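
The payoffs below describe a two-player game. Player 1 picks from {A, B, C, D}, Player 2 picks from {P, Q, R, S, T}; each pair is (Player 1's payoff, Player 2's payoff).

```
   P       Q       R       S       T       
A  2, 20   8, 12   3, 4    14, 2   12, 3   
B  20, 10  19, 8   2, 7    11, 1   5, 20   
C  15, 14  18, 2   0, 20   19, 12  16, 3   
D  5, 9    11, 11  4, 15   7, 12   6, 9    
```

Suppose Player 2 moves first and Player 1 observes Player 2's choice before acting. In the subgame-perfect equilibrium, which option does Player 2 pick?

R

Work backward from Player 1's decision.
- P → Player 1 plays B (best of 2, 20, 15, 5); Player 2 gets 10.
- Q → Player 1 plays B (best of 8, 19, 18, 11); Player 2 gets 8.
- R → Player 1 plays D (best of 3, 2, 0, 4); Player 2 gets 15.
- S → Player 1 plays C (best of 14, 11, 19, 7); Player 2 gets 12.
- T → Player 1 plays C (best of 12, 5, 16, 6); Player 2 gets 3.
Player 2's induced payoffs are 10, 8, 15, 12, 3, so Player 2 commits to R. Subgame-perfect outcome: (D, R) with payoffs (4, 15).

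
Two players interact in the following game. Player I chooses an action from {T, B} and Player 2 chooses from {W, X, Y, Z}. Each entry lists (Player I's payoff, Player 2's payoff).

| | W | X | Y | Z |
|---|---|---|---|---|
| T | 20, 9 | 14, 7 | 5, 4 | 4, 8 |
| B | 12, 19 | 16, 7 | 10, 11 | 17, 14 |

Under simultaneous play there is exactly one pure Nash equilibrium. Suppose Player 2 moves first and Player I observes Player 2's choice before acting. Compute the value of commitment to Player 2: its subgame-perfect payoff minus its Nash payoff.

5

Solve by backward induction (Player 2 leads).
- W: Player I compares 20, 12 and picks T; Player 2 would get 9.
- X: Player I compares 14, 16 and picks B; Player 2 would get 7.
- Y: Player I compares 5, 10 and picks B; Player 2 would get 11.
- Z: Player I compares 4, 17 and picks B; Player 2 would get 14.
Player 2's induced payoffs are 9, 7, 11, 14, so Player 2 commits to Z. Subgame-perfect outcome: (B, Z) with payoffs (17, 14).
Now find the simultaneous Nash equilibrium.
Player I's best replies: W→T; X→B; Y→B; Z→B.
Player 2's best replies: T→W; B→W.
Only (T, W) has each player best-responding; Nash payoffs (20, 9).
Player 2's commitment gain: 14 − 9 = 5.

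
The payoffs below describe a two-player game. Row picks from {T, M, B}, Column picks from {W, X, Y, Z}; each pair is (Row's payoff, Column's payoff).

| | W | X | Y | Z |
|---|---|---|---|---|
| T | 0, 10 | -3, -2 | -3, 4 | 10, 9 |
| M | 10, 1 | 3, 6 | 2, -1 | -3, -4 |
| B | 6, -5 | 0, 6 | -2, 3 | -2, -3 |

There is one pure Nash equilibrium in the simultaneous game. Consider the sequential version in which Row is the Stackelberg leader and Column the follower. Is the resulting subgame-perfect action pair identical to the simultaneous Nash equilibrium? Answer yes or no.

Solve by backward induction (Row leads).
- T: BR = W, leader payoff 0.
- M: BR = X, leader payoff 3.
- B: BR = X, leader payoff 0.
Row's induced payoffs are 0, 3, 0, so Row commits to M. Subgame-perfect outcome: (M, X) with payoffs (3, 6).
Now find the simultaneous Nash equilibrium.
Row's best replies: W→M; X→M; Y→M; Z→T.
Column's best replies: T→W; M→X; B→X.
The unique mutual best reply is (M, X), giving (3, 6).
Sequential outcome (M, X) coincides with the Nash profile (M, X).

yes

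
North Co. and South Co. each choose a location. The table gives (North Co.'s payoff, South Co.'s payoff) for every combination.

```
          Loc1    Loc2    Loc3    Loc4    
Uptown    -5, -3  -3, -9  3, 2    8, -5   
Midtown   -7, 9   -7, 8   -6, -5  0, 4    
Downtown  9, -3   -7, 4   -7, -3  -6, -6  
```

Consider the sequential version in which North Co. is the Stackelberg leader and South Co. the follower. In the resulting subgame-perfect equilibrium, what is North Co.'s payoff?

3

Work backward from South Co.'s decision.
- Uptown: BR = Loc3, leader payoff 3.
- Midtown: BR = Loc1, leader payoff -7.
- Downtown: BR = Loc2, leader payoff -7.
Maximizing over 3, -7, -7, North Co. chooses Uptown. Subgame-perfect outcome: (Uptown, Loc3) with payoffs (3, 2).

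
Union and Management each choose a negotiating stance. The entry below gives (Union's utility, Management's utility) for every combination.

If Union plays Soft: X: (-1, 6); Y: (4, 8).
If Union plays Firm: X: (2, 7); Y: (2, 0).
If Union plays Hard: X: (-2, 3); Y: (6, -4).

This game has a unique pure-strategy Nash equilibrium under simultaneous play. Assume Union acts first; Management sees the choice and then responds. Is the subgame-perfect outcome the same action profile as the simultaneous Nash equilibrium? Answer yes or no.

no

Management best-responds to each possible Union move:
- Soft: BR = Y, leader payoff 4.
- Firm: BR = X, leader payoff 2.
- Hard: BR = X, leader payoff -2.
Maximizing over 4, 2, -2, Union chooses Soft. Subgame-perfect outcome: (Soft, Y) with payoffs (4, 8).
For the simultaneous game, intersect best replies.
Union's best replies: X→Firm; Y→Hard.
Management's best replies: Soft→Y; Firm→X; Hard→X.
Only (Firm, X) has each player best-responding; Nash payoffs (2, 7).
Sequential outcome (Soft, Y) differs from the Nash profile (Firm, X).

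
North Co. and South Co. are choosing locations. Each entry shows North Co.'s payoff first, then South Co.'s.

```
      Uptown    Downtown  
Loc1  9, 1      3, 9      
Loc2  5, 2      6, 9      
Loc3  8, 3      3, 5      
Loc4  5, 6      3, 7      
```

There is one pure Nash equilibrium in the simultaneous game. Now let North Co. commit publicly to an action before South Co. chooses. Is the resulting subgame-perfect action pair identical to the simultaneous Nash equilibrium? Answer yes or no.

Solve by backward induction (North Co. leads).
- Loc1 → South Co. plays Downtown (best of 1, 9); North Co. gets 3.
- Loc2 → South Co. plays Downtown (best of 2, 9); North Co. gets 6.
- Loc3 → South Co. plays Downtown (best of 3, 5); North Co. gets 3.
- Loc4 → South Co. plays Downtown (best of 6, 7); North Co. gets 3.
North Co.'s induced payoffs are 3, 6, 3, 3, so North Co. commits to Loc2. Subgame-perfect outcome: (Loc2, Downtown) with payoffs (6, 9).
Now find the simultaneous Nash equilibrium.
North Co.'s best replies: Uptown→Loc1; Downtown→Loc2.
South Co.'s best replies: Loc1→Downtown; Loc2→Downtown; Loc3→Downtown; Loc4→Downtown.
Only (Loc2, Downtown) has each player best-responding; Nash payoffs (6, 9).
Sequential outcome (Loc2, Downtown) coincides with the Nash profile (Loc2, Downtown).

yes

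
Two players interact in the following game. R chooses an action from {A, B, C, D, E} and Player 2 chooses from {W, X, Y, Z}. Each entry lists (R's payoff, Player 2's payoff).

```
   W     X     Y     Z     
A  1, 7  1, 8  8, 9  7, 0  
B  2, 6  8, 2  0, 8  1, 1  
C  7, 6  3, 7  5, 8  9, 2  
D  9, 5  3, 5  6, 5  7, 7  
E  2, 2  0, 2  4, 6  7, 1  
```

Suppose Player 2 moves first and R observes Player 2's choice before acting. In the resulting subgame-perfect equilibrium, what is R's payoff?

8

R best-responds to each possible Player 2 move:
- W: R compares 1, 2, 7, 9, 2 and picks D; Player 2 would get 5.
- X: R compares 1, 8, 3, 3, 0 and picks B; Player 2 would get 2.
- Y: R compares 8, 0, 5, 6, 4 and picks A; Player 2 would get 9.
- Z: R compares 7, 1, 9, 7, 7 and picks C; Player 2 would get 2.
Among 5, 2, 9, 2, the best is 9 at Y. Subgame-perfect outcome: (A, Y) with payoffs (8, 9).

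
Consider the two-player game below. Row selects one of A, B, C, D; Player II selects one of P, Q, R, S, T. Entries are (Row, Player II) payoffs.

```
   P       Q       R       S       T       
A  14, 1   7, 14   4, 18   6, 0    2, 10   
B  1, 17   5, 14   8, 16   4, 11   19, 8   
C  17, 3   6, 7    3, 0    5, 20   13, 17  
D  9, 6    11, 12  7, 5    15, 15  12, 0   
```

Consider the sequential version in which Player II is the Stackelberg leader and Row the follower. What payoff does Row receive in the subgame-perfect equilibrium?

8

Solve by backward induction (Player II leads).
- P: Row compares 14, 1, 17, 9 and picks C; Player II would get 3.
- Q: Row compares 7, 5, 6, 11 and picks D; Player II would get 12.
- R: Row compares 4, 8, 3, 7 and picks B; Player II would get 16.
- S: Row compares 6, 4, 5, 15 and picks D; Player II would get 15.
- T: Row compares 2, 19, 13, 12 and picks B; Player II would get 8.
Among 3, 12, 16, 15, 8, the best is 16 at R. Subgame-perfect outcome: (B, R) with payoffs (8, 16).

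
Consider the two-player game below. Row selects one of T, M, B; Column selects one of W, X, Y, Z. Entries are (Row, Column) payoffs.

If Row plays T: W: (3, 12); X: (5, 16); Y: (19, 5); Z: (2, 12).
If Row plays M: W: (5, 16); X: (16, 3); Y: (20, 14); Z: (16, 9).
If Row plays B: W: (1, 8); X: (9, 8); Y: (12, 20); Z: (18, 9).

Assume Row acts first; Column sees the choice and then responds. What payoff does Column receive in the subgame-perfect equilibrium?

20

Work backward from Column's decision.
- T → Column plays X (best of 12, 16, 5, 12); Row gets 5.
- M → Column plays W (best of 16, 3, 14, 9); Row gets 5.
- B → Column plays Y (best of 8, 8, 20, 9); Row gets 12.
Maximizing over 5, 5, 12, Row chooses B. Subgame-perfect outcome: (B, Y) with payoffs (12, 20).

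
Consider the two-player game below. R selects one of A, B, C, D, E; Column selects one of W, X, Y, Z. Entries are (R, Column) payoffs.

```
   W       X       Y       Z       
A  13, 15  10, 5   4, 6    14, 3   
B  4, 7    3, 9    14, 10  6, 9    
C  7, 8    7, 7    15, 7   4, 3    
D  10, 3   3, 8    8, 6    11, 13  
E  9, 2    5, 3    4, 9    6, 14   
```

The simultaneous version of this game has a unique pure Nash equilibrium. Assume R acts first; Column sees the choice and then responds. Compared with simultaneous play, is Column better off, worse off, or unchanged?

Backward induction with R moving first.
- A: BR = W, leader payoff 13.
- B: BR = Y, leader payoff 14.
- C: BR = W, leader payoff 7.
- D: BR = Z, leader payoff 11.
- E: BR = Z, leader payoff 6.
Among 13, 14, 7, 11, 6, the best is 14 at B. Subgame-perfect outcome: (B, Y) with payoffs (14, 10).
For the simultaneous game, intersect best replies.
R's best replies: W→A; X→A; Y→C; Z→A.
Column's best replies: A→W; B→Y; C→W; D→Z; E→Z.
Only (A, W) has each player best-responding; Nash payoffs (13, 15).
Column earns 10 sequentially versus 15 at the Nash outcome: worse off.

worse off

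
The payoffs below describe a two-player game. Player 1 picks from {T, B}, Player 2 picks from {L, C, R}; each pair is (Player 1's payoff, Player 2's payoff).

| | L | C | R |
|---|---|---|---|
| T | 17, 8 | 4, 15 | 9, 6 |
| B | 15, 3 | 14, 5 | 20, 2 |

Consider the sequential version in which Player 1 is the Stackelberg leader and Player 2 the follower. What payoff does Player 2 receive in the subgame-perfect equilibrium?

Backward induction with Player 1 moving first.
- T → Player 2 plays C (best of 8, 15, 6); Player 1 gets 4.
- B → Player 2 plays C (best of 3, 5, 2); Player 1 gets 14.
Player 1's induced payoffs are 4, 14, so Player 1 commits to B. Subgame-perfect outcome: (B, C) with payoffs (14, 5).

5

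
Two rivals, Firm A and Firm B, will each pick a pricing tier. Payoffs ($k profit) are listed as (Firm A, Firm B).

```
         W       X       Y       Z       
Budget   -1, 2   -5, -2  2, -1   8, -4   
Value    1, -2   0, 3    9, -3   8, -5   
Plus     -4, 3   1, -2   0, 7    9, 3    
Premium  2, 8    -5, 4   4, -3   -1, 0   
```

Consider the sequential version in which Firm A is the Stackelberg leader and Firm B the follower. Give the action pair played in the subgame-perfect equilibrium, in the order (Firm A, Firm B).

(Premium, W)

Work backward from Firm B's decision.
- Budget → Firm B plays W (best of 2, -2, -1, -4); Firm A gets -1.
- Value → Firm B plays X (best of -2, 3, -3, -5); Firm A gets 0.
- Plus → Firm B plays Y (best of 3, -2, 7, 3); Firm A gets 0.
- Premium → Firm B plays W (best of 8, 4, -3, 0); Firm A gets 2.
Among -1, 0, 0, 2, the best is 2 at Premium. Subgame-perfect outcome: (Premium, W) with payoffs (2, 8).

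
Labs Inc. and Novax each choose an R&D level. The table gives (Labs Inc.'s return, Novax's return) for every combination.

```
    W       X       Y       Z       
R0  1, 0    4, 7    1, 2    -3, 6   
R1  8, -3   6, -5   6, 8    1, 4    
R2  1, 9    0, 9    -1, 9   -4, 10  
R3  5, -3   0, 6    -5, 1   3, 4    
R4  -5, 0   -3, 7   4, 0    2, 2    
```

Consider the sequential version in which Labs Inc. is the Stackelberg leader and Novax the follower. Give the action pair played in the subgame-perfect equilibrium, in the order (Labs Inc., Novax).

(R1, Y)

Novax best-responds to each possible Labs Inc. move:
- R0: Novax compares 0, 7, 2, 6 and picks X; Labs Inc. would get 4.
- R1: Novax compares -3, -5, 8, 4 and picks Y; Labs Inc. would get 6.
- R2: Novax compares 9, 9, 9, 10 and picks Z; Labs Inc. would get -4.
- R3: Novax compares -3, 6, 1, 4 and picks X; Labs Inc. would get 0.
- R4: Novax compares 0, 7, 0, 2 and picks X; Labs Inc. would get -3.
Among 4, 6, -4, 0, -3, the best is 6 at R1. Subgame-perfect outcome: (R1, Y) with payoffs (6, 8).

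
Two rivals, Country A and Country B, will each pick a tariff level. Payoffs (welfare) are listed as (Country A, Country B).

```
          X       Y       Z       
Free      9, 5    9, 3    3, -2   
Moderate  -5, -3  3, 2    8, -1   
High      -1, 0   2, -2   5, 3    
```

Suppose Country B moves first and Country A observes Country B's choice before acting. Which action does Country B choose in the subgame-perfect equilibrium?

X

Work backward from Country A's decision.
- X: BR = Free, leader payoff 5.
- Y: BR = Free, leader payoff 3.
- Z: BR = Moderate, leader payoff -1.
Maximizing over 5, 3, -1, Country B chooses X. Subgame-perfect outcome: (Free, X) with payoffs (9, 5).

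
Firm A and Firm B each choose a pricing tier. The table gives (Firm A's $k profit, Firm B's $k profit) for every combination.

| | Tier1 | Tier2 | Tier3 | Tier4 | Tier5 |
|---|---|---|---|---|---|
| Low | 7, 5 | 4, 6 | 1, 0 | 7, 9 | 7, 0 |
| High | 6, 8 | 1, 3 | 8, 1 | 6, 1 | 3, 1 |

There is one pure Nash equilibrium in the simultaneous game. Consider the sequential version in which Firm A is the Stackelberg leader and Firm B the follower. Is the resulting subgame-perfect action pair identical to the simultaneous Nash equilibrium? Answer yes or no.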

----

## Try it
Search the entries for the word "profit" and copy every line that has it.

## Solution
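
Two rivals, Firm A and Firm B, will each pick a pricing tier. Payoffs ($k profit) are listed as (Firm A, Firm B).
Firm A and Firm B each choose a pricing tier. The table gives (Firm A's $k profit, Firm B's $k profit) for every combination.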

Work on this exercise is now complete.